(DATA SUPPLIED)
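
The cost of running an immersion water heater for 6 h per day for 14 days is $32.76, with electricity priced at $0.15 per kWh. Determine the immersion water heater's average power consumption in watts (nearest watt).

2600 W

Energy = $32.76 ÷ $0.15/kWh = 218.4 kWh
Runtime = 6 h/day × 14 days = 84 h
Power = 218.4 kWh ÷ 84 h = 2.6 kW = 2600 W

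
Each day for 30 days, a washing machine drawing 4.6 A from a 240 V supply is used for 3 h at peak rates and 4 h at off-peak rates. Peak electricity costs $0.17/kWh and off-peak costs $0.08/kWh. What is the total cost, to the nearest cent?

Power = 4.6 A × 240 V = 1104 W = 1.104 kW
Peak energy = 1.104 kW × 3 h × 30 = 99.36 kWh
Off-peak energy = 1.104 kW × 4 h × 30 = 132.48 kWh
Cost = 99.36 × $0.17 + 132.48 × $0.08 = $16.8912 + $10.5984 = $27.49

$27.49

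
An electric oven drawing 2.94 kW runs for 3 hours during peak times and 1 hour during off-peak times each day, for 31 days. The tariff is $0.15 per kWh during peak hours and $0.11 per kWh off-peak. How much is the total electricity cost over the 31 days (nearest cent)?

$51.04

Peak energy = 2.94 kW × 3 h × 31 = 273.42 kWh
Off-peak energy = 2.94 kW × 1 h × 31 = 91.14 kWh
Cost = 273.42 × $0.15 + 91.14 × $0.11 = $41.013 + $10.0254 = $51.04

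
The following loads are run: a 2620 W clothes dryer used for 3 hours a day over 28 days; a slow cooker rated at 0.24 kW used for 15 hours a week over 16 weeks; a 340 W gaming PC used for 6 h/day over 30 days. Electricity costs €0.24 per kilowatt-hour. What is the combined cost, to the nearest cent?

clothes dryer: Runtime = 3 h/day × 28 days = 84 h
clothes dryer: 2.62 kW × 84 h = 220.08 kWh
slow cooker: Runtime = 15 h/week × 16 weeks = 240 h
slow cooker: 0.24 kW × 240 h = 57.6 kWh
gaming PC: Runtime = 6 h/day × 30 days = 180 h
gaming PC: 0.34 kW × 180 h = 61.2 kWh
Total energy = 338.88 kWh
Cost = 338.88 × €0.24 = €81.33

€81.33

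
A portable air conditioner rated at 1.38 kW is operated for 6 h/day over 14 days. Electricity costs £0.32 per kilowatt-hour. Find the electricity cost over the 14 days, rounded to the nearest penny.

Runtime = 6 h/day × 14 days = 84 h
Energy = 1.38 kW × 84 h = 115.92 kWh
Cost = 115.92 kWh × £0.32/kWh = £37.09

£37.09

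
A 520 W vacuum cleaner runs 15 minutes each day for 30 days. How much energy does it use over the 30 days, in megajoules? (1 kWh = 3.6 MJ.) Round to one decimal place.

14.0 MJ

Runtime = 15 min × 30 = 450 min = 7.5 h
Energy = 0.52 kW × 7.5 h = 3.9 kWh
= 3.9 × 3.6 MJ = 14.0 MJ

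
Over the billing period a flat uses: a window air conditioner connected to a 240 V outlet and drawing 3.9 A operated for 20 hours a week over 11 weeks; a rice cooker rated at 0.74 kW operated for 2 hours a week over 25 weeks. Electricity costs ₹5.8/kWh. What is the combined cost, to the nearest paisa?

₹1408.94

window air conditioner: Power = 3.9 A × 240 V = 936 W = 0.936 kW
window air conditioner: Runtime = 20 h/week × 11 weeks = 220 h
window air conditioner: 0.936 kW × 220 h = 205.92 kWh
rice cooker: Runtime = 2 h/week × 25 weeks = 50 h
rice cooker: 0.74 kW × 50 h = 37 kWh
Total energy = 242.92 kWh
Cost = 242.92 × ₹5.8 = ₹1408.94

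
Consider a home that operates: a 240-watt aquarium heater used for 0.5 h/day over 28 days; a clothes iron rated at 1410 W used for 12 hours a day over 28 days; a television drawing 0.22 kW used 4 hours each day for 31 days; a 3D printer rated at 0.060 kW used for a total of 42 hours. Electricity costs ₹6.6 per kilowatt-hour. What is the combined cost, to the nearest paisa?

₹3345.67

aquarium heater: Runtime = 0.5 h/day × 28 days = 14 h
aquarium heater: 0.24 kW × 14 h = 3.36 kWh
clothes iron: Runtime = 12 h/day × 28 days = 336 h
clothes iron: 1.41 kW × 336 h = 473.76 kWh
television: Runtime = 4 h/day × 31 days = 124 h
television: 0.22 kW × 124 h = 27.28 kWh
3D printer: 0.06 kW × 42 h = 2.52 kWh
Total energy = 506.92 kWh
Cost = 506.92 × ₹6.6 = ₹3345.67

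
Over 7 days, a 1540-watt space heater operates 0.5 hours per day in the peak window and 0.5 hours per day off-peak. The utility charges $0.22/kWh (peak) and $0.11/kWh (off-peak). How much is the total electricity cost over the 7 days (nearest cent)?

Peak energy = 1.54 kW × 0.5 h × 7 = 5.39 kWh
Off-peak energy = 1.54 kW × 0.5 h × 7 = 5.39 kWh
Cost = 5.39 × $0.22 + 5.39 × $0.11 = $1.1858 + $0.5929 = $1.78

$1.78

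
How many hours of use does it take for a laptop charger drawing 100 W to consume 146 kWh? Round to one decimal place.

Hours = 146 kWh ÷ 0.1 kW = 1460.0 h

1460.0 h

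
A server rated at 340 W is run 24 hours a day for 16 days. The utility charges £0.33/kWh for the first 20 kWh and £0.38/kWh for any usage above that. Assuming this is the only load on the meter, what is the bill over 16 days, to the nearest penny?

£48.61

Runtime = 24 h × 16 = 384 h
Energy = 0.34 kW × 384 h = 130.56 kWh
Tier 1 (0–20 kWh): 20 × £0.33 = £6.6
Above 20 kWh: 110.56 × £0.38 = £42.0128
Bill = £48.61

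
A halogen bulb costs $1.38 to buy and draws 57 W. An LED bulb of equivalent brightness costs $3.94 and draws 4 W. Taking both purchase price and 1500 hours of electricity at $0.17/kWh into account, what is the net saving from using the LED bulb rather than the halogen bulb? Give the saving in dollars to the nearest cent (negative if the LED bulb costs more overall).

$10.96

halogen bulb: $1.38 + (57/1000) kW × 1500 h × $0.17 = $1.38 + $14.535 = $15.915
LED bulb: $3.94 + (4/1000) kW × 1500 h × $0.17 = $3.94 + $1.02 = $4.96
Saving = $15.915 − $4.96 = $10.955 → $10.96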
(End DATA SUPPLIED)
WHAT TO WORK ON: Each entry should be duplicated exactly as it was given.

EXERCISE SOLUTION:
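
The cost of running an immersion water heater for 6 h per day for 14 days is $32.76, with electricity priced at $0.15 per kWh. Determine the immersion water heater's average power consumption in watts (nearest watt).

2600 W

Energy = $32.76 ÷ $0.15/kWh = 218.4 kWh
Runtime = 6 h/day × 14 days = 84 h
Power = 218.4 kWh ÷ 84 h = 2.6 kW = 2600 W

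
Each day for 30 days, a washing machine drawing 4.6 A from a 240 V supply is used for 3 h at peak rates and 4 h at off-peak rates. Peak electricity costs $0.17/kWh and off-peak costs $0.08/kWh. What is the total cost, to the nearest cent?

Power = 4.6 A × 240 V = 1104 W = 1.104 kW
Peak energy = 1.104 kW × 3 h × 30 = 99.36 kWh
Off-peak energy = 1.104 kW × 4 h × 30 = 132.48 kWh
Cost = 99.36 × $0.17 + 132.48 × $0.08 = $16.8912 + $10.5984 = $27.49

$27.49

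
An electric oven drawing 2.94 kW runs for 3 hours during peak times and 1 hour during off-peak times each day, for 31 days. The tariff is $0.15 per kWh during peak hours and $0.11 per kWh off-peak. How much is the total electricity cost over the 31 days (nearest cent)?

$51.04

Peak energy = 2.94 kW × 3 h × 31 = 273.42 kWh
Off-peak energy = 2.94 kW × 1 h × 31 = 91.14 kWh
Cost = 273.42 × $0.15 + 91.14 × $0.11 = $41.013 + $10.0254 = $51.04

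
The following loads are run: a 2620 W clothes dryer used for 3 hours a day over 28 days; a slow cooker rated at 0.24 kW used for 15 hours a week over 16 weeks; a 340 W gaming PC used for 6 h/day over 30 days. Electricity costs €0.24 per kilowatt-hour. What is the combined cost, to the nearest cent?

clothes dryer: Runtime = 3 h/day × 28 days = 84 h
clothes dryer: 2.62 kW × 84 h = 220.08 kWh
slow cooker: Runtime = 15 h/week × 16 weeks = 240 h
slow cooker: 0.24 kW × 240 h = 57.6 kWh
gaming PC: Runtime = 6 h/day × 30 days = 180 h
gaming PC: 0.34 kW × 180 h = 61.2 kWh
Total energy = 338.88 kWh
Cost = 338.88 × €0.24 = €81.33

€81.33

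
A portable air conditioner rated at 1.38 kW is operated for 6 h/day over 14 days. Electricity costs £0.32 per kilowatt-hour. Find the electricity cost over the 14 days, rounded to the nearest penny.

Runtime = 6 h/day × 14 days = 84 h
Energy = 1.38 kW × 84 h = 115.92 kWh
Cost = 115.92 kWh × £0.32/kWh = £37.09

£37.09

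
A 520 W vacuum cleaner runs 15 minutes each day for 30 days. How much energy does it use over the 30 days, in megajoules? (1 kWh = 3.6 MJ.) Round to one decimal place.

14.0 MJ

Runtime = 15 min × 30 = 450 min = 7.5 h
Energy = 0.52 kW × 7.5 h = 3.9 kWh
= 3.9 × 3.6 MJ = 14.0 MJ

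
Over the billing period a flat uses: a window air conditioner connected to a 240 V outlet and drawing 3.9 A operated for 20 hours a week over 11 weeks; a rice cooker rated at 0.74 kW operated for 2 hours a week over 25 weeks. Electricity costs ₹5.8/kWh. What is the combined cost, to the nearest paisa?

₹1408.94

window air conditioner: Power = 3.9 A × 240 V = 936 W = 0.936 kW
window air conditioner: Runtime = 20 h/week × 11 weeks = 220 h
window air conditioner: 0.936 kW × 220 h = 205.92 kWh
rice cooker: Runtime = 2 h/week × 25 weeks = 50 h
rice cooker: 0.74 kW × 50 h = 37 kWh
Total energy = 242.92 kWh
Cost = 242.92 × ₹5.8 = ₹1408.94

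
Consider a home that operates: a 240-watt aquarium heater used for 0.5 h/day over 28 days; a clothes iron rated at 1410 W used for 12 hours a day over 28 days; a television drawing 0.22 kW used 4 hours each day for 31 days; a 3D printer rated at 0.060 kW used for a total of 42 hours. Electricity costs ₹6.6 per kilowatt-hour. What is the combined cost, to the nearest paisa?

₹3345.67

aquarium heater: Runtime = 0.5 h/day × 28 days = 14 h
aquarium heater: 0.24 kW × 14 h = 3.36 kWh
clothes iron: Runtime = 12 h/day × 28 days = 336 h
clothes iron: 1.41 kW × 336 h = 473.76 kWh
television: Runtime = 4 h/day × 31 days = 124 h
television: 0.22 kW × 124 h = 27.28 kWh
3D printer: 0.06 kW × 42 h = 2.52 kWh
Total energy = 506.92 kWh
Cost = 506.92 × ₹6.6 = ₹3345.67

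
Over 7 days, a 1540-watt space heater operates 0.5 hours per day in the peak window and 0.5 hours per day off-peak. The utility charges $0.22/kWh (peak) and $0.11/kWh (off-peak). How much is the total electricity cost over the 7 days (nearest cent)?

Peak energy = 1.54 kW × 0.5 h × 7 = 5.39 kWh
Off-peak energy = 1.54 kW × 0.5 h × 7 = 5.39 kWh
Cost = 5.39 × $0.22 + 5.39 × $0.11 = $1.1858 + $0.5929 = $1.78

$1.78

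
How many hours of use does it take for a laptop charger drawing 100 W to consume 146 kWh? Round to one decimal place.

Hours = 146 kWh ÷ 0.1 kW = 1460.0 h

1460.0 h

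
A server rated at 340 W is run 24 hours a day for 16 days. The utility charges £0.33/kWh for the first 20 kWh and £0.38/kWh for any usage above that. Assuming this is the only load on the meter, what is the bill over 16 days, to the nearest penny?

£48.61

Runtime = 24 h × 16 = 384 h
Energy = 0.34 kW × 384 h = 130.56 kWh
Tier 1 (0–20 kWh): 20 × £0.33 = £6.6
Above 20 kWh: 110.56 × £0.38 = £42.0128
Bill = £48.61

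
A halogen bulb costs $1.38 to buy and draws 57 W. An LED bulb of equivalent brightness costs $3.94 and draws 4 W. Taking both purchase price and 1500 hours of electricity at $0.17/kWh into account, what is the net saving from using the LED bulb rather than the halogen bulb? Give the saving in dollars to the nearest cent (negative if the LED bulb costs more overall).

$10.96

halogen bulb: $1.38 + (57/1000) kW × 1500 h × $0.17 = $1.38 + $14.535 = $15.915
LED bulb: $3.94 + (4/1000) kW × 1500 h × $0.17 = $3.94 + $1.02 = $4.96
Saving = $15.915 − $4.96 = $10.955 → $10.96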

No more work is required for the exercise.